Records provided
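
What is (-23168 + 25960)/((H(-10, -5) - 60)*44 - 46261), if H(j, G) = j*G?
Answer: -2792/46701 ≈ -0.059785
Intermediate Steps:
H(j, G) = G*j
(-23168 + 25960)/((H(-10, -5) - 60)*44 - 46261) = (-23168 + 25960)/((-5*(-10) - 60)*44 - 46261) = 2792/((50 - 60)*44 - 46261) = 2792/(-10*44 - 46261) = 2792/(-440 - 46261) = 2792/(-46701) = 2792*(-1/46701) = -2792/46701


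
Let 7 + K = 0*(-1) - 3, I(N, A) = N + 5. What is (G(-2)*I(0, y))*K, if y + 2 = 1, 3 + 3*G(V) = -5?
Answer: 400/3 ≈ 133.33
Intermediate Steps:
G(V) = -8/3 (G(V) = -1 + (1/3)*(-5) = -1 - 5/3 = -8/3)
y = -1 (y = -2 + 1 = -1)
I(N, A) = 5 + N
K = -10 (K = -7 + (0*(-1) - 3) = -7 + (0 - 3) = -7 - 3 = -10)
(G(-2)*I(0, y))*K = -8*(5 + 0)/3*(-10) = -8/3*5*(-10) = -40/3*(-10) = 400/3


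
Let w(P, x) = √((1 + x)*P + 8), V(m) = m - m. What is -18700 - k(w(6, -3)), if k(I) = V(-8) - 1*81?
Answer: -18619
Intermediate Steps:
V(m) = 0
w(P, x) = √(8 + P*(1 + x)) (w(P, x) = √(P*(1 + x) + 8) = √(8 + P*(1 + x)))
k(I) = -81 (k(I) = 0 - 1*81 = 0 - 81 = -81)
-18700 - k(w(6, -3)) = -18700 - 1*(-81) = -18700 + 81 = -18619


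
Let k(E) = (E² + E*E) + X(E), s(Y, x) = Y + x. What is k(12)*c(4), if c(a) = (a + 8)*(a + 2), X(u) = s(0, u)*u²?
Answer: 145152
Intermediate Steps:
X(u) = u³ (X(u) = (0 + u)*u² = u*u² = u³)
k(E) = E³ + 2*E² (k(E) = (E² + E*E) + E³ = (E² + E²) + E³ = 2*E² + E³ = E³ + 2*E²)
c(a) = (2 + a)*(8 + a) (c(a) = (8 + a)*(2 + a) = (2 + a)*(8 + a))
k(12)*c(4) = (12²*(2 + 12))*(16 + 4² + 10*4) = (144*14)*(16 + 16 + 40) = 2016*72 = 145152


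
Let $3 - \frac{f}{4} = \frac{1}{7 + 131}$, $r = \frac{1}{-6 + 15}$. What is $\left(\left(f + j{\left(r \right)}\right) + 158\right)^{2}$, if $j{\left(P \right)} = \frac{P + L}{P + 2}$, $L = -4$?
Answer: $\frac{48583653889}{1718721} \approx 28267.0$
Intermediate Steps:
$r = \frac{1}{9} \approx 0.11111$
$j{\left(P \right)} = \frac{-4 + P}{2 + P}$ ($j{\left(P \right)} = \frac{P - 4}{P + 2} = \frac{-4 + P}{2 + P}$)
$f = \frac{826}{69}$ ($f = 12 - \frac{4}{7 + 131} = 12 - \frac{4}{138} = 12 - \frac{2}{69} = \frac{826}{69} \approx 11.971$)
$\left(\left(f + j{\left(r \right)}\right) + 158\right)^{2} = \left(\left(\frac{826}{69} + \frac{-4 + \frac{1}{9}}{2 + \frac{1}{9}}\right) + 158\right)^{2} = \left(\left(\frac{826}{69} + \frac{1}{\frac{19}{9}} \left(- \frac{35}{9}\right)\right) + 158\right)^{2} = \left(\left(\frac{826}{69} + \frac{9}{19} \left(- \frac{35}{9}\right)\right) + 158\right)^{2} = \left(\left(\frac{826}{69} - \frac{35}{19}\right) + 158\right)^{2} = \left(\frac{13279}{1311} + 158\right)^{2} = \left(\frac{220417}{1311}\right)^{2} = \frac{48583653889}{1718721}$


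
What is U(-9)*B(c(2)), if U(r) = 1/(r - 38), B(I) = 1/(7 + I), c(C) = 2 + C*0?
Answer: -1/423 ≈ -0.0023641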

Exercise aim
Write every entry out again exactly.

Problem solution
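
What is (-23168 + 25960)/((H(-10, -5) - 60)*44 - 46261), if H(j, G) = j*G?
Answer: -2792/46701 ≈ -0.059785
Intermediate Steps:
H(j, G) = G*j
(-23168 + 25960)/((H(-10, -5) - 60)*44 - 46261) = (-23168 + 25960)/((-5*(-10) - 60)*44 - 46261) = 2792/((50 - 60)*44 - 46261) = 2792/(-10*44 - 46261) = 2792/(-440 - 46261) = 2792/(-46701) = 2792*(-1/46701) = -2792/46701


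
Let 7 + K = 0*(-1) - 3, I(N, A) = N + 5. What is (G(-2)*I(0, y))*K, if y + 2 = 1, 3 + 3*G(V) = -5?
Answer: 400/3 ≈ 133.33
Intermediate Steps:
G(V) = -8/3 (G(V) = -1 + (1/3)*(-5) = -1 - 5/3 = -8/3)
y = -1 (y = -2 + 1 = -1)
I(N, A) = 5 + N
K = -10 (K = -7 + (0*(-1) - 3) = -7 + (0 - 3) = -7 - 3 = -10)
(G(-2)*I(0, y))*K = -8*(5 + 0)/3*(-10) = -8/3*5*(-10) = -40/3*(-10) = 400/3


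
Let w(P, x) = √((1 + x)*P + 8), V(m) = m - m. What is -18700 - k(w(6, -3)), if k(I) = V(-8) - 1*81?
Answer: -18619
Intermediate Steps:
V(m) = 0
w(P, x) = √(8 + P*(1 + x)) (w(P, x) = √(P*(1 + x) + 8) = √(8 + P*(1 + x)))
k(I) = -81 (k(I) = 0 - 1*81 = 0 - 81 = -81)
-18700 - k(w(6, -3)) = -18700 - 1*(-81) = -18700 + 81 = -18619


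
Let k(E) = (E² + E*E) + X(E), s(Y, x) = Y + x. What is k(12)*c(4), if c(a) = (a + 8)*(a + 2), X(u) = s(0, u)*u²?
Answer: 145152
Intermediate Steps:
X(u) = u³ (X(u) = (0 + u)*u² = u*u² = u³)
k(E) = E³ + 2*E² (k(E) = (E² + E*E) + E³ = (E² + E²) + E³ = 2*E² + E³ = E³ + 2*E²)
c(a) = (2 + a)*(8 + a) (c(a) = (8 + a)*(2 + a) = (2 + a)*(8 + a))
k(12)*c(4) = (12²*(2 + 12))*(16 + 4² + 10*4) = (144*14)*(16 + 16 + 40) = 2016*72 = 145152


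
Let $3 - \frac{f}{4} = \frac{1}{7 + 131}$, $r = \frac{1}{-6 + 15}$. What is $\left(\left(f + j{\left(r \right)}\right) + 158\right)^{2}$, if $j{\left(P \right)} = \frac{P + L}{P + 2}$, $L = -4$?
Answer: $\frac{48583653889}{1718721} \approx 28267.0$
Intermediate Steps:
$r = \frac{1}{9} \approx 0.11111$
$j{\left(P \right)} = \frac{-4 + P}{2 + P}$ ($j{\left(P \right)} = \frac{P - 4}{P + 2} = \frac{-4 + P}{2 + P}$)
$f = \frac{826}{69}$ ($f = 12 - \frac{4}{7 + 131} = 12 - \frac{4}{138} = 12 - \frac{2}{69} = \frac{826}{69} \approx 11.971$)
$\left(\left(f + j{\left(r \right)}\right) + 158\right)^{2} = \left(\left(\frac{826}{69} + \frac{-4 + \frac{1}{9}}{2 + \frac{1}{9}}\right) + 158\right)^{2} = \left(\left(\frac{826}{69} + \frac{1}{\frac{19}{9}} \left(- \frac{35}{9}\right)\right) + 158\right)^{2} = \left(\left(\frac{826}{69} + \frac{9}{19} \left(- \frac{35}{9}\right)\right) + 158\right)^{2} = \left(\left(\frac{826}{69} - \frac{35}{19}\right) + 158\right)^{2} = \left(\frac{13279}{1311} + 158\right)^{2} = \left(\frac{220417}{1311}\right)^{2} = \frac{48583653889}{1718721}$


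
What is U(-9)*B(c(2)), if U(r) = 1/(r - 38), B(I) = 1/(7 + I), c(C) = 2 + C*0?
Answer: -1/423 ≈ -0.0023641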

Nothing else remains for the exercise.